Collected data
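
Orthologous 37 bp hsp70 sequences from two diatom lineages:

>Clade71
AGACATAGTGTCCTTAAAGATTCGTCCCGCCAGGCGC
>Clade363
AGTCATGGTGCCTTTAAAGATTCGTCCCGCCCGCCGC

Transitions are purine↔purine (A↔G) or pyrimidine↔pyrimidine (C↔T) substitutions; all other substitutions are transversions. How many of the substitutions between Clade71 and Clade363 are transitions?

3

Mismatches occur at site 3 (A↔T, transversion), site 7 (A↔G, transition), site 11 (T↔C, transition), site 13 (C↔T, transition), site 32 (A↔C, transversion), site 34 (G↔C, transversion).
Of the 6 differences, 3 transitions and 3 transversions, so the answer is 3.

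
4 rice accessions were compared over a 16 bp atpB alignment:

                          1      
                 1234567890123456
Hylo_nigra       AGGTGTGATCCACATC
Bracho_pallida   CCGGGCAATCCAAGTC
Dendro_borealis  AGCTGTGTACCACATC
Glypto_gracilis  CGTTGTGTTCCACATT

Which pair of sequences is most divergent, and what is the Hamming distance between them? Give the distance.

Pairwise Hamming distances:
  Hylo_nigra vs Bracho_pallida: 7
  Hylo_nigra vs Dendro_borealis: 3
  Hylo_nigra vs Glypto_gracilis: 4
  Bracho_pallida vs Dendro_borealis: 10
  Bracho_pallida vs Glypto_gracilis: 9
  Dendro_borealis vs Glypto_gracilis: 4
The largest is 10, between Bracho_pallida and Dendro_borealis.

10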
--
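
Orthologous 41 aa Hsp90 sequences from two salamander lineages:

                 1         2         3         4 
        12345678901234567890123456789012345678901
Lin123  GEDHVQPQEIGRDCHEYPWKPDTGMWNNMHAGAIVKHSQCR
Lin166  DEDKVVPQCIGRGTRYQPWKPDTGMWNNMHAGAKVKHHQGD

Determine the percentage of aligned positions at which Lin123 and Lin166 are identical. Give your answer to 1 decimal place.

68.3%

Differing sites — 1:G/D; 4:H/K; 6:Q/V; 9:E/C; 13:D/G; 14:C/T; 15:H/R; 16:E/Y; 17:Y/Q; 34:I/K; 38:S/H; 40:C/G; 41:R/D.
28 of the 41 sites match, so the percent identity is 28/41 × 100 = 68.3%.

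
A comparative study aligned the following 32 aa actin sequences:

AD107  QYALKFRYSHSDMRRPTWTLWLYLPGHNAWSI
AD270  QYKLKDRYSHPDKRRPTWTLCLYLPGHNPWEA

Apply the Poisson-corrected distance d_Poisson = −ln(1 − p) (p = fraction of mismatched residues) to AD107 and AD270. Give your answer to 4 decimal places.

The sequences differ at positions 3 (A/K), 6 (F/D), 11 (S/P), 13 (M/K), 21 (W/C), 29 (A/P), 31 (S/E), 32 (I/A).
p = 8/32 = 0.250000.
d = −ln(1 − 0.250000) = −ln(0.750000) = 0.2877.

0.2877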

== ASSIGNMENT ==
The answer must be every line of the data that holds the word "from".

== RESULT ==
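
Orthologous 37 bp hsp70 sequences from two diatom lineages:
Orthologous 41 aa Hsp90 sequences from two salamander lineages: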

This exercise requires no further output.